*Information provided*:

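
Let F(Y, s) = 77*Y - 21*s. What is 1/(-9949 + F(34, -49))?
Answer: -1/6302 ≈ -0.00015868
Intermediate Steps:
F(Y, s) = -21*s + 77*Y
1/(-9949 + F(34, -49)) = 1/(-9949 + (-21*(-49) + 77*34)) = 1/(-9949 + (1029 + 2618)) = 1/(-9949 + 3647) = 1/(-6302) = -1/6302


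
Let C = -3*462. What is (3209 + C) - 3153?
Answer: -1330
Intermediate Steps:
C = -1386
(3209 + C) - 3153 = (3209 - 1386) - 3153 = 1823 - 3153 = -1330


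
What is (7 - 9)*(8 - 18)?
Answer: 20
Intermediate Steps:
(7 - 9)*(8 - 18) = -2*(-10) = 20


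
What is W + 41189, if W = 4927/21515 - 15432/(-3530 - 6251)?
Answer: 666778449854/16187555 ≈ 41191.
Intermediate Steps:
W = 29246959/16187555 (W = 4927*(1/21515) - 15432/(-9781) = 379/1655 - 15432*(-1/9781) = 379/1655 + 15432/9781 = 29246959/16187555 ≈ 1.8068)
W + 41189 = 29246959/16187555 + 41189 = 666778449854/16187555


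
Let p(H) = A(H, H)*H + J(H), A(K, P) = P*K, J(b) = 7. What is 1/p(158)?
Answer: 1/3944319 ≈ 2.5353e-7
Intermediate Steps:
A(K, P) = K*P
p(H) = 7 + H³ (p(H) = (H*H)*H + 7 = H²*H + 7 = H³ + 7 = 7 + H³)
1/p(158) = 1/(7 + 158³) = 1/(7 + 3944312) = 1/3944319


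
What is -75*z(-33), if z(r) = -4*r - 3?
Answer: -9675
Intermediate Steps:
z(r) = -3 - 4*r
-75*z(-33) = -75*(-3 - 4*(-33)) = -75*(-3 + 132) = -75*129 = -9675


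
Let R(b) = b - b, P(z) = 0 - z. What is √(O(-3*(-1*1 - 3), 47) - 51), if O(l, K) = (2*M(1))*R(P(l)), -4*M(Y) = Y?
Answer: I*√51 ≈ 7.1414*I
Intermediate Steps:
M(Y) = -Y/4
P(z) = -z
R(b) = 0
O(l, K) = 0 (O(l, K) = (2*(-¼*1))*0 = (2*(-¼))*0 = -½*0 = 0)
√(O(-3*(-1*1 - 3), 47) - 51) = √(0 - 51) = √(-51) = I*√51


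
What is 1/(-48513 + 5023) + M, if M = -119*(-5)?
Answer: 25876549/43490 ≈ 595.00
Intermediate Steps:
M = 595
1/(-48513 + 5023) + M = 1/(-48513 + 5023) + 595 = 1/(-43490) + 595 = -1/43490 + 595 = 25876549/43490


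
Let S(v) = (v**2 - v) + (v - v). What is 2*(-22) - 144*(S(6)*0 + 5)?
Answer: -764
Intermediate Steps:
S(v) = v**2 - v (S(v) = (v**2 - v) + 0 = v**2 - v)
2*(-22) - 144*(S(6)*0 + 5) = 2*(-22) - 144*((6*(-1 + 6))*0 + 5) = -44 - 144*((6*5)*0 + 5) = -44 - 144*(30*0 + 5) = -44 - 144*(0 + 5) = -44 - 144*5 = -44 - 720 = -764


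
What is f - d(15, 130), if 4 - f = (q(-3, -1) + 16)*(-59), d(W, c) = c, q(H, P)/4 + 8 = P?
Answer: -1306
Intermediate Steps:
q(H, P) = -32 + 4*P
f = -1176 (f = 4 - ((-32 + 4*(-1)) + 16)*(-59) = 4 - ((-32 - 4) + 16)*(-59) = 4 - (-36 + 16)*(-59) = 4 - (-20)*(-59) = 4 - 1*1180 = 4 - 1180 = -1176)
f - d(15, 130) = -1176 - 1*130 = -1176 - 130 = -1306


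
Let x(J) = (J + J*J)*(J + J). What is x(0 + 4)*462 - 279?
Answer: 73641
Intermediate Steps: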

*Problem description*: Each entry above should be restated exactly as supplied.

*Solution for this task*:
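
Let F(Y, s) = 77*Y - 21*s. What is 1/(-9949 + F(34, -49))?
Answer: -1/6302 ≈ -0.00015868
Intermediate Steps:
F(Y, s) = -21*s + 77*Y
1/(-9949 + F(34, -49)) = 1/(-9949 + (-21*(-49) + 77*34)) = 1/(-9949 + (1029 + 2618)) = 1/(-9949 + 3647) = 1/(-6302) = -1/6302


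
Let C = -3*462. What is (3209 + C) - 3153?
Answer: -1330
Intermediate Steps:
C = -1386
(3209 + C) - 3153 = (3209 - 1386) - 3153 = 1823 - 3153 = -1330


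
What is (7 - 9)*(8 - 18)?
Answer: 20
Intermediate Steps:
(7 - 9)*(8 - 18) = -2*(-10) = 20


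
What is W + 41189, if W = 4927/21515 - 15432/(-3530 - 6251)?
Answer: 666778449854/16187555 ≈ 41191.
Intermediate Steps:
W = 29246959/16187555 (W = 4927*(1/21515) - 15432/(-9781) = 379/1655 - 15432*(-1/9781) = 379/1655 + 15432/9781 = 29246959/16187555 ≈ 1.8068)
W + 41189 = 29246959/16187555 + 41189 = 666778449854/16187555


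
Let p(H) = A(H, H)*H + J(H), A(K, P) = P*K, J(b) = 7. What is 1/p(158)?
Answer: 1/3944319 ≈ 2.5353e-7
Intermediate Steps:
A(K, P) = K*P
p(H) = 7 + H³ (p(H) = (H*H)*H + 7 = H²*H + 7 = H³ + 7 = 7 + H³)
1/p(158) = 1/(7 + 158³) = 1/(7 + 3944312) = 1/3944319


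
What is -75*z(-33), if z(r) = -4*r - 3?
Answer: -9675
Intermediate Steps:
z(r) = -3 - 4*r
-75*z(-33) = -75*(-3 - 4*(-33)) = -75*(-3 + 132) = -75*129 = -9675


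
Let R(b) = b - b, P(z) = 0 - z. What is √(O(-3*(-1*1 - 3), 47) - 51), if O(l, K) = (2*M(1))*R(P(l)), -4*M(Y) = Y?
Answer: I*√51 ≈ 7.1414*I
Intermediate Steps:
M(Y) = -Y/4
P(z) = -z
R(b) = 0
O(l, K) = 0 (O(l, K) = (2*(-¼*1))*0 = (2*(-¼))*0 = -½*0 = 0)
√(O(-3*(-1*1 - 3), 47) - 51) = √(0 - 51) = √(-51) = I*√51


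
What is 1/(-48513 + 5023) + M, if M = -119*(-5)?
Answer: 25876549/43490 ≈ 595.00
Intermediate Steps:
M = 595
1/(-48513 + 5023) + M = 1/(-48513 + 5023) + 595 = 1/(-43490) + 595 = -1/43490 + 595 = 25876549/43490


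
Let S(v) = (v**2 - v) + (v - v). What is 2*(-22) - 144*(S(6)*0 + 5)?
Answer: -764
Intermediate Steps:
S(v) = v**2 - v (S(v) = (v**2 - v) + 0 = v**2 - v)
2*(-22) - 144*(S(6)*0 + 5) = 2*(-22) - 144*((6*(-1 + 6))*0 + 5) = -44 - 144*((6*5)*0 + 5) = -44 - 144*(30*0 + 5) = -44 - 144*(0 + 5) = -44 - 144*5 = -44 - 720 = -764


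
What is f - d(15, 130), if 4 - f = (q(-3, -1) + 16)*(-59), d(W, c) = c, q(H, P)/4 + 8 = P?
Answer: -1306
Intermediate Steps:
q(H, P) = -32 + 4*P
f = -1176 (f = 4 - ((-32 + 4*(-1)) + 16)*(-59) = 4 - ((-32 - 4) + 16)*(-59) = 4 - (-36 + 16)*(-59) = 4 - (-20)*(-59) = 4 - 1*1180 = 4 - 1180 = -1176)
f - d(15, 130) = -1176 - 1*130 = -1176 - 130 = -1306


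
Let x(J) = (J + J*J)*(J + J). What is x(0 + 4)*462 - 279?
Answer: 73641
Intermediate Steps: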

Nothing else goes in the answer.